Data shown:
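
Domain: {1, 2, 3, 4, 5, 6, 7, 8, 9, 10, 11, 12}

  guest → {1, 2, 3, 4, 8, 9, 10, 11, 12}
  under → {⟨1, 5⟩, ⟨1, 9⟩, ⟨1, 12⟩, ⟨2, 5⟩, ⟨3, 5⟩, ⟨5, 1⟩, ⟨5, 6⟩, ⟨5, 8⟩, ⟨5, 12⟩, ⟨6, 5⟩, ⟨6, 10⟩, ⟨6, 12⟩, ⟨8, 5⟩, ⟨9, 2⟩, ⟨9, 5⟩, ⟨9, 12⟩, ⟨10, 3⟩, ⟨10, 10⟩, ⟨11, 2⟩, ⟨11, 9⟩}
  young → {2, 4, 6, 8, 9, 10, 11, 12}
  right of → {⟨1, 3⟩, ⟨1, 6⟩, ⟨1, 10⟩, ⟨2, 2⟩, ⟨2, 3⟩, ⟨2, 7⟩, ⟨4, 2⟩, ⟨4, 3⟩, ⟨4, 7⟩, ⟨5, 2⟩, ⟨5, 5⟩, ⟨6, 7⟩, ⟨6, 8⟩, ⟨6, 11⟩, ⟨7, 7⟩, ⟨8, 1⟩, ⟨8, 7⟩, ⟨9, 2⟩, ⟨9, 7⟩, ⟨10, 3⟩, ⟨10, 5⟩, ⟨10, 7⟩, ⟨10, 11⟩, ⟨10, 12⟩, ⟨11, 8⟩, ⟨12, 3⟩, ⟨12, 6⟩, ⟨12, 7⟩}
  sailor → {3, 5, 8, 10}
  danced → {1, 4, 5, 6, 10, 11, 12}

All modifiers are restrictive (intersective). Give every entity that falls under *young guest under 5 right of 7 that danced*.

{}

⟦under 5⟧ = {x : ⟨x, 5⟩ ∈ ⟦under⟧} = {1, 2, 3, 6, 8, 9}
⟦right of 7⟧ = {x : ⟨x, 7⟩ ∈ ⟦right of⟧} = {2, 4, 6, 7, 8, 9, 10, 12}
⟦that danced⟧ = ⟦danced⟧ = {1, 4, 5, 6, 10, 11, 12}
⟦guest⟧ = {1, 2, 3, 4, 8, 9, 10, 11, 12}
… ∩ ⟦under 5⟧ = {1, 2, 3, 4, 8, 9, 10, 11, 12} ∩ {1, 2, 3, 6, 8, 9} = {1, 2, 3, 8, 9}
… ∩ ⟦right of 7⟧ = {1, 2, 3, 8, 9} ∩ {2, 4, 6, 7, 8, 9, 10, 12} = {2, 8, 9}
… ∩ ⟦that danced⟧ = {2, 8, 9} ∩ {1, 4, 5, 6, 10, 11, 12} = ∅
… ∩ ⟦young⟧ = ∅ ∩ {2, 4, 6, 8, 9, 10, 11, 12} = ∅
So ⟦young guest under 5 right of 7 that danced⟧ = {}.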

Task directions:
With the line containing "All modifiers are" as the first and the final line of the records as the last, copy that span exactly and nothing more.

Answer to this exercise:
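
All modifiers are restrictive (intersective). Give every entity that falls under *young guest under 5 right of 7 that danced*.

{}

⟦under 5⟧ = {x : ⟨x, 5⟩ ∈ ⟦under⟧} = {1, 2, 3, 6, 8, 9}
⟦right of 7⟧ = {x : ⟨x, 7⟩ ∈ ⟦right of⟧} = {2, 4, 6, 7, 8, 9, 10, 12}
⟦that danced⟧ = ⟦danced⟧ = {1, 4, 5, 6, 10, 11, 12}
⟦guest⟧ = {1, 2, 3, 4, 8, 9, 10, 11, 12}
… ∩ ⟦under 5⟧ = {1, 2, 3, 4, 8, 9, 10, 11, 12} ∩ {1, 2, 3, 6, 8, 9} = {1, 2, 3, 8, 9}
… ∩ ⟦right of 7⟧ = {1, 2, 3, 8, 9} ∩ {2, 4, 6, 7, 8, 9, 10, 12} = {2, 8, 9}
… ∩ ⟦that danced⟧ = {2, 8, 9} ∩ {1, 4, 5, 6, 10, 11, 12} = ∅
… ∩ ⟦young⟧ = ∅ ∩ {2, 4, 6, 8, 9, 10, 11, 12} = ∅
So ⟦young guest under 5 right of 7 that danced⟧ = {}.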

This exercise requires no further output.